[What to do]
Copy every record that follows, word for word.

--

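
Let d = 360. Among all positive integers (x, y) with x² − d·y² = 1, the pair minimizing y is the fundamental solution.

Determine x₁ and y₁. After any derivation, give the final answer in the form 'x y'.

√360 → a₀=18, period (1,36); ℓ=2 even so k=1
i=0: a=18 ⇒ p=18, q=1
i=1: a=1 ⇒ p=19, q=1
→ (19, 1).  Check: 19²=361, 360·1²=360, difference 1.

19 1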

--

[Response box]
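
Let d = 360. Among all positive integers (x, y) with x² − d·y² = 1, the pair minimizing y is the fundamental solution.

Determine x₁ and y₁. After any derivation, give the final answer in the form 'x y'.

√360 → a₀=18, period (1,36); ℓ=2 even so k=1
i=0: a=18 ⇒ p=18, q=1
i=1: a=1 ⇒ p=19, q=1
→ (19, 1).  Check: 19²=361, 360·1²=360, difference 1.

19 1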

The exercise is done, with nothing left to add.